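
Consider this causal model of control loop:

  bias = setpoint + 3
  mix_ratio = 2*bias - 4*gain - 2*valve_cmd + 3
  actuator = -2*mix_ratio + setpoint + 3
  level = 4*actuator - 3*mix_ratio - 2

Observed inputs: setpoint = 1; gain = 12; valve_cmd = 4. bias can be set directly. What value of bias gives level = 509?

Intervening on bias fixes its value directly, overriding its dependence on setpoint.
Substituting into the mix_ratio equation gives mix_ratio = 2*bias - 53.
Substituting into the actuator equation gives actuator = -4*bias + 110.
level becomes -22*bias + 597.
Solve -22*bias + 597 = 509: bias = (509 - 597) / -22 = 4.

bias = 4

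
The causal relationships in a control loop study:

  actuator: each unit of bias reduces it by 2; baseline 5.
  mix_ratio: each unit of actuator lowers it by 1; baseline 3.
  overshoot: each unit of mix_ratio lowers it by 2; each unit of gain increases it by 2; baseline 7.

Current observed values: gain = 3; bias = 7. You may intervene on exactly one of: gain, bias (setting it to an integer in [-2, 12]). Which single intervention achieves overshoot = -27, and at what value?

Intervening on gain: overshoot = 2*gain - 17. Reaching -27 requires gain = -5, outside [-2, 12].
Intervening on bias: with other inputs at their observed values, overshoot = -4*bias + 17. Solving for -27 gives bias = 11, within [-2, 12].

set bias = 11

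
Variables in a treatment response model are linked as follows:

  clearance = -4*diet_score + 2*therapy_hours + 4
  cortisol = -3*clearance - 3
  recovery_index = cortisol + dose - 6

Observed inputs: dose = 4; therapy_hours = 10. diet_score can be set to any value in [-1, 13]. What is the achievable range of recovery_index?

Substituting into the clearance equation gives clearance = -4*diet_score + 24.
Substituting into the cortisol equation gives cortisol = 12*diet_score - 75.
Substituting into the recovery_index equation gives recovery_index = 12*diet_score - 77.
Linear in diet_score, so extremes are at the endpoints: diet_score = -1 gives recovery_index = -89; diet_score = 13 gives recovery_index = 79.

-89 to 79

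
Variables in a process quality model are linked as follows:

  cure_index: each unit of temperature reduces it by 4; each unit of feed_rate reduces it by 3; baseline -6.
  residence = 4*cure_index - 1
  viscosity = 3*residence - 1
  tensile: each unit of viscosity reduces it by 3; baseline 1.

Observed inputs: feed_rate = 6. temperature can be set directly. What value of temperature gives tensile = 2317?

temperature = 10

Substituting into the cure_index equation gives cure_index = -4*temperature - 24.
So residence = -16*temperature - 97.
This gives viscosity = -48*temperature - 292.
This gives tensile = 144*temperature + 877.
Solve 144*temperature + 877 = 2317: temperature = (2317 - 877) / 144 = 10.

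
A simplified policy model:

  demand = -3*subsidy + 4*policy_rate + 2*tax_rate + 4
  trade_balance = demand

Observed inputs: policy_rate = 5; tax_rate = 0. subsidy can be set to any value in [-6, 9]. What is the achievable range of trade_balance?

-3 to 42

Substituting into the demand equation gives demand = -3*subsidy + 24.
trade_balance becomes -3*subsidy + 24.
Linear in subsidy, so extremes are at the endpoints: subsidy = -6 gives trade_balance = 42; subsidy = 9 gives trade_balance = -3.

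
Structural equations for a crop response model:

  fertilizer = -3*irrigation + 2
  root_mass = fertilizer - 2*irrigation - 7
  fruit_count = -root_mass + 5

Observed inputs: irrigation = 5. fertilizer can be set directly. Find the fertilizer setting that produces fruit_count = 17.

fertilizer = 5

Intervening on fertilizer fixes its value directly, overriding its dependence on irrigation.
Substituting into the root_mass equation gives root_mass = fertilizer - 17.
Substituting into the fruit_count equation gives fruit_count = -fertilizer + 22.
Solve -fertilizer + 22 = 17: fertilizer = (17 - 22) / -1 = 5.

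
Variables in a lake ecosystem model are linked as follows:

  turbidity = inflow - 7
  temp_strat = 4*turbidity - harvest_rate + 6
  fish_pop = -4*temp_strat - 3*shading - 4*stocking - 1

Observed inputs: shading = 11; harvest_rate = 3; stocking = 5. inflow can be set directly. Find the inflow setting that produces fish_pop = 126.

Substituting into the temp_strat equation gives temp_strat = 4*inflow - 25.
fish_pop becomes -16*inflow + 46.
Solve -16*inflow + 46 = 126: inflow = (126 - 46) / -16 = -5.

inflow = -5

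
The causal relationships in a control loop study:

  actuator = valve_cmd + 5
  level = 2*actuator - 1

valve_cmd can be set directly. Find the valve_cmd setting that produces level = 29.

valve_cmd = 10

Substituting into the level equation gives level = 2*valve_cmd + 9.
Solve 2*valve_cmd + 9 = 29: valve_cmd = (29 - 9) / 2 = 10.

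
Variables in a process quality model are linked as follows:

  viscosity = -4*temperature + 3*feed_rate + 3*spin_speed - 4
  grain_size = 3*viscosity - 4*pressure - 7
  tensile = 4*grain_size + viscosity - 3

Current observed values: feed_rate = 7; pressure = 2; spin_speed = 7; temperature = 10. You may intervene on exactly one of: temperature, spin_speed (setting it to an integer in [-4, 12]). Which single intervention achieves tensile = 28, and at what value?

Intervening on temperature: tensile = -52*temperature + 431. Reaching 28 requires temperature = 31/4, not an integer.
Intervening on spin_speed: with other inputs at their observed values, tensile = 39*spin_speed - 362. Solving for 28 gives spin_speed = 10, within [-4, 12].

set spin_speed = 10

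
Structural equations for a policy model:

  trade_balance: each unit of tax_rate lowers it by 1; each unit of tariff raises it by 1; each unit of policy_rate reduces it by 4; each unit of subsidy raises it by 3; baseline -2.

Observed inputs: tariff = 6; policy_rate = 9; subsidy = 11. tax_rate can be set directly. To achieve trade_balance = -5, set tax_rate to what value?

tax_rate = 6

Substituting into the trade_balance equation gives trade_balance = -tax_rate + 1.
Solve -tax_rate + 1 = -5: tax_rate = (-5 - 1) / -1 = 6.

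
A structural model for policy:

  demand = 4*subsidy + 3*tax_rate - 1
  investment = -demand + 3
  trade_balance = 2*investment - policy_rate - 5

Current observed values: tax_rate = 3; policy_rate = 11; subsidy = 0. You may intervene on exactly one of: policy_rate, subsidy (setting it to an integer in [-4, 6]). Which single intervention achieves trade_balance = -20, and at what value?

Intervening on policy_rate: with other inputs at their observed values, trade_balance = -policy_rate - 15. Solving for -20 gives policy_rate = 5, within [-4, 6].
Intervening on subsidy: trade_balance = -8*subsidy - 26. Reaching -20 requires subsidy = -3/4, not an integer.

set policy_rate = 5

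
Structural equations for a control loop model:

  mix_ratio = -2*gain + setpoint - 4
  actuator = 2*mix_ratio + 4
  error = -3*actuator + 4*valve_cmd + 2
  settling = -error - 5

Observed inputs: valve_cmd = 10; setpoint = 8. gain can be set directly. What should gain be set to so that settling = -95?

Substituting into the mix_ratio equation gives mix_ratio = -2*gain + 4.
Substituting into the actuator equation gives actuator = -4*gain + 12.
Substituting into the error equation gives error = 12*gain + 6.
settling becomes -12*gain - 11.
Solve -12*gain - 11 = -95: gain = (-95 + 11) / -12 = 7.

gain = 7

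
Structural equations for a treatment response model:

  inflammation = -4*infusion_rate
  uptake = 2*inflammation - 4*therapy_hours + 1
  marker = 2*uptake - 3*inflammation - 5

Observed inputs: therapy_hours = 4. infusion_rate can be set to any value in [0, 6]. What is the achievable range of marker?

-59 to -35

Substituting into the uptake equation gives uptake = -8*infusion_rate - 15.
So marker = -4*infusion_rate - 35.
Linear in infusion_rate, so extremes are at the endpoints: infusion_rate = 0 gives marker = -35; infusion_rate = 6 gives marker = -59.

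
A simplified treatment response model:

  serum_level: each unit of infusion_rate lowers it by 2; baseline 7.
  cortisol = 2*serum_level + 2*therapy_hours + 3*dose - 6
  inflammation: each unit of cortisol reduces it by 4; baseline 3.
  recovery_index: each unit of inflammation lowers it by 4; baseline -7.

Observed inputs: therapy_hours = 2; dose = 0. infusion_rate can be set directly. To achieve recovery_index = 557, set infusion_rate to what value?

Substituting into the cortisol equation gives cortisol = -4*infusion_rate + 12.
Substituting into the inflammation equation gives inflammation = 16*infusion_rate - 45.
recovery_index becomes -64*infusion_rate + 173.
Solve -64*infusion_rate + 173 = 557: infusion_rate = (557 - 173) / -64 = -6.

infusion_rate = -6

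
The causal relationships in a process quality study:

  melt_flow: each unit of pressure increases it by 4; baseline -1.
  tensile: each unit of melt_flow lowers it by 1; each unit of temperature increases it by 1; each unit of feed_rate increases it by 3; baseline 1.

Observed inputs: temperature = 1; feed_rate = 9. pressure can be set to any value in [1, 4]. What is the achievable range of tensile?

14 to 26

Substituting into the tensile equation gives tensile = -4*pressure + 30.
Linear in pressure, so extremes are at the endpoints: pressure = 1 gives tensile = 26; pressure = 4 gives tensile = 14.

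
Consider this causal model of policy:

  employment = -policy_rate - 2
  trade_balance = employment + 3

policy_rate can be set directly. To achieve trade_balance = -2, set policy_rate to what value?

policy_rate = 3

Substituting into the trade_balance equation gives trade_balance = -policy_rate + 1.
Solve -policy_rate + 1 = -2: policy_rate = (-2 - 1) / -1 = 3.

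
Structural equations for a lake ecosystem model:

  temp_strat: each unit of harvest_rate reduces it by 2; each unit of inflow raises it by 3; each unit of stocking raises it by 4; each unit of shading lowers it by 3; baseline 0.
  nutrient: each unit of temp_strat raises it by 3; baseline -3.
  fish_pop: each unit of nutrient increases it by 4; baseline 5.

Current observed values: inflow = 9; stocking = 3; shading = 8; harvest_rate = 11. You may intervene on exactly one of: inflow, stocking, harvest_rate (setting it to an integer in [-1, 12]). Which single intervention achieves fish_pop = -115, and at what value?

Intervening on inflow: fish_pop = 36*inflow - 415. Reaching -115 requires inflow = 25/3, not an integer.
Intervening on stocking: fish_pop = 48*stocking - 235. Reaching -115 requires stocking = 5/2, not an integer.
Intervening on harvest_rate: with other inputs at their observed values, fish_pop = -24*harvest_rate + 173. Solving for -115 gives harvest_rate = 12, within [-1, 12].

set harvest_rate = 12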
══════
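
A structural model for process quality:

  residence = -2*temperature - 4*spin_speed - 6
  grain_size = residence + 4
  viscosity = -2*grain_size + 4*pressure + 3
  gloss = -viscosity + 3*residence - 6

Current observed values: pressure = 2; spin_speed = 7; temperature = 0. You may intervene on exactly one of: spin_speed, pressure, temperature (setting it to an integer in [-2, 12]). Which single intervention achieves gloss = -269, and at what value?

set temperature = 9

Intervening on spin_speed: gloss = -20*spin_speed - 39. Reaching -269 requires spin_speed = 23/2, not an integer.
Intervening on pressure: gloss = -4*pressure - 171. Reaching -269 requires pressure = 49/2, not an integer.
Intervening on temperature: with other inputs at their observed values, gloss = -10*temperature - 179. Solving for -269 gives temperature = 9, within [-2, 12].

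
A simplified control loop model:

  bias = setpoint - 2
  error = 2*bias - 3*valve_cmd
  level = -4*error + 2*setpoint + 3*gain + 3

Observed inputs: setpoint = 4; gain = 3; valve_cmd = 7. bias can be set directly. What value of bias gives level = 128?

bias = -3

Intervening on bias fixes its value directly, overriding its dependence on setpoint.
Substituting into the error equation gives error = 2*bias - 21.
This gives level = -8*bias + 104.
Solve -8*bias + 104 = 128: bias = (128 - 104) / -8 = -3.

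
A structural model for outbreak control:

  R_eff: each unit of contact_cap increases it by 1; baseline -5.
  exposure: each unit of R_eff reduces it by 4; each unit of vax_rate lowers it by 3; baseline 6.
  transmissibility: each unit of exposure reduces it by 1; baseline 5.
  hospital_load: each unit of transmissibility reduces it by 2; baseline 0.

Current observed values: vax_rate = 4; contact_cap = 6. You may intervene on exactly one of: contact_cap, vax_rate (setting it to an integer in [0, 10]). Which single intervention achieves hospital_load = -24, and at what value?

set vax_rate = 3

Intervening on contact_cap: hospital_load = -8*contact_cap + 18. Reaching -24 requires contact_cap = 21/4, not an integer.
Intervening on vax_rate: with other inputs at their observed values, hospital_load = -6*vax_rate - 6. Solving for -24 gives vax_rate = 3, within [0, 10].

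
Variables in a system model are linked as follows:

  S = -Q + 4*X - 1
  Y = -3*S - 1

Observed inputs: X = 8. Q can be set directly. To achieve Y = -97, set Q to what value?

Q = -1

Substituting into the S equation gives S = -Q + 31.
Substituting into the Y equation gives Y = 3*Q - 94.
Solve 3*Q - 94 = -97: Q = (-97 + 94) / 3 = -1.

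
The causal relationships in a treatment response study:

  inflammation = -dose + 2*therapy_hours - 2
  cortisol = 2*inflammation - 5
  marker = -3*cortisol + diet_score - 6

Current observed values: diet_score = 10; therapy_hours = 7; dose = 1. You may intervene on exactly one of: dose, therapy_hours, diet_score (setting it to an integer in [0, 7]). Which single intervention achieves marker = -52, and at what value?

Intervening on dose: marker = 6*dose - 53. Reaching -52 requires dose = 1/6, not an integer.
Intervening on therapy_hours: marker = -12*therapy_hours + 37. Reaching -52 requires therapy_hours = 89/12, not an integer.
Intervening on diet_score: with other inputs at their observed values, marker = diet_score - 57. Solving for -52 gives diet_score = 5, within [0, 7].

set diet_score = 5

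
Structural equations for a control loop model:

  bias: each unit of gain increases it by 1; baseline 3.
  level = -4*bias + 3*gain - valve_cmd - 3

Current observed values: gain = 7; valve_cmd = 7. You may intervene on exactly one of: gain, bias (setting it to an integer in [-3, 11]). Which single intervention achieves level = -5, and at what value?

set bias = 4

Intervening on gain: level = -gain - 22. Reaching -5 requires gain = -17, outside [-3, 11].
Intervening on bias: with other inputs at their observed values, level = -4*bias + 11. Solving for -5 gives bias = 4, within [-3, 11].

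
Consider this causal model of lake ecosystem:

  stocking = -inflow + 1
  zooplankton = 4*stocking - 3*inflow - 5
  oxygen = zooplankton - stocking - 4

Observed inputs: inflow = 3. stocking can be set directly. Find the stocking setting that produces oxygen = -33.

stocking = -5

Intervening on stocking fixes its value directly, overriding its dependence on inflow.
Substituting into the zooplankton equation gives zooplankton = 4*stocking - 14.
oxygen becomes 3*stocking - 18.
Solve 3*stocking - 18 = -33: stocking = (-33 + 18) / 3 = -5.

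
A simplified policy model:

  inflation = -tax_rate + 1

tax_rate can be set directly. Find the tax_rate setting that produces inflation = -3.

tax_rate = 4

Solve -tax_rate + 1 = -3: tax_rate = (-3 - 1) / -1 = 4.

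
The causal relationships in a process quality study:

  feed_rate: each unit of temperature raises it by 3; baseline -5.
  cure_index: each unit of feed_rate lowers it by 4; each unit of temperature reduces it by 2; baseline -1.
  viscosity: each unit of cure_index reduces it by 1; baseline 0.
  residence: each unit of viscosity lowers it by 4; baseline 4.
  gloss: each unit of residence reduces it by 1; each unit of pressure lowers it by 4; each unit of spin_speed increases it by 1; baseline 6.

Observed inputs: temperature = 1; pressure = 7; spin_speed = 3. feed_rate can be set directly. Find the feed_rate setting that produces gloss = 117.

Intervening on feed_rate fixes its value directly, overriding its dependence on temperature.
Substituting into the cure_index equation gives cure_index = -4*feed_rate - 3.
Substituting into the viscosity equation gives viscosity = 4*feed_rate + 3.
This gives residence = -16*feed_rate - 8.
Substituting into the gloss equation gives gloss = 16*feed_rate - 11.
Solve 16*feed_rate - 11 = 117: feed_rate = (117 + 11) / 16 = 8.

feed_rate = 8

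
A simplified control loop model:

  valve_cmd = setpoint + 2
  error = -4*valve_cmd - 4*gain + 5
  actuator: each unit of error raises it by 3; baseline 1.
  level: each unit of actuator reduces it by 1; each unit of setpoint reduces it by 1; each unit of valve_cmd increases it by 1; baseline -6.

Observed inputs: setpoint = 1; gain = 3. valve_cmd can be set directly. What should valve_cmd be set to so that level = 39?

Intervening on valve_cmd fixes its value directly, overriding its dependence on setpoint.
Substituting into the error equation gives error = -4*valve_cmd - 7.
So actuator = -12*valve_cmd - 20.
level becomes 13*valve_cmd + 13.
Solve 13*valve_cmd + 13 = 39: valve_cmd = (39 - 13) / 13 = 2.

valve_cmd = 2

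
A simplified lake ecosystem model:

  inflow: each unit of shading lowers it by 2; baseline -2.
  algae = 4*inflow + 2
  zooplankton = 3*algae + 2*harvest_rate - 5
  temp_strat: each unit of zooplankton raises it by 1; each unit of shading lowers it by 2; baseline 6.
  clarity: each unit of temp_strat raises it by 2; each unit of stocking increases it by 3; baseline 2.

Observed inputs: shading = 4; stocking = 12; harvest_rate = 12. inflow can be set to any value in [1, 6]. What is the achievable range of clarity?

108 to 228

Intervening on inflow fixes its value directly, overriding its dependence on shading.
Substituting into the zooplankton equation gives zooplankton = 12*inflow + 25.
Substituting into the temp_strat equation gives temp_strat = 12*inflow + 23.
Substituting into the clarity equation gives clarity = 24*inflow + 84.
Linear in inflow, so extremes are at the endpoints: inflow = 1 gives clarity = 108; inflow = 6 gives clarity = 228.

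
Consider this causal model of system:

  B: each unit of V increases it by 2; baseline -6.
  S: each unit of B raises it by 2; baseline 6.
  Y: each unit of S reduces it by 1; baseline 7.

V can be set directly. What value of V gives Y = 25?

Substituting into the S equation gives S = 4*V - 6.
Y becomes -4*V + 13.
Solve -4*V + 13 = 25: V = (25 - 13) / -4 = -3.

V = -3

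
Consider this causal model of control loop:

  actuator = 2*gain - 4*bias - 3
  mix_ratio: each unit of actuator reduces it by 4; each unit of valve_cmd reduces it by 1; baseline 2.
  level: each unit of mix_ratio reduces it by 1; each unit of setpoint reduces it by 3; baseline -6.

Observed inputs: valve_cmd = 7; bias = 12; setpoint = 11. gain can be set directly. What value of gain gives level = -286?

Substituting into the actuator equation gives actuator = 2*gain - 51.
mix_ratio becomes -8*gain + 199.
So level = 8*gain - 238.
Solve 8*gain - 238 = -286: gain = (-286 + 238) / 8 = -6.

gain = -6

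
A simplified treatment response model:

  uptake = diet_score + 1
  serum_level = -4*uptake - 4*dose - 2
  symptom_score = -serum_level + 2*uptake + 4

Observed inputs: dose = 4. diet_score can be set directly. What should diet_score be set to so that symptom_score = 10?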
══════
Aim of the exercise — In the entries above, the lines from the one bearing "inflow: each unit" up to and including the one bearing "clarity: each unit" should be transcribed exactly; no other line is wanted.

Exercise result —
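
  inflow: each unit of shading lowers it by 2; baseline -2.
  algae = 4*inflow + 2
  zooplankton = 3*algae + 2*harvest_rate - 5
  temp_strat: each unit of zooplankton raises it by 1; each unit of shading lowers it by 2; baseline 6.
  clarity: each unit of temp_strat raises it by 2; each unit of stocking increases it by 3; baseline 2.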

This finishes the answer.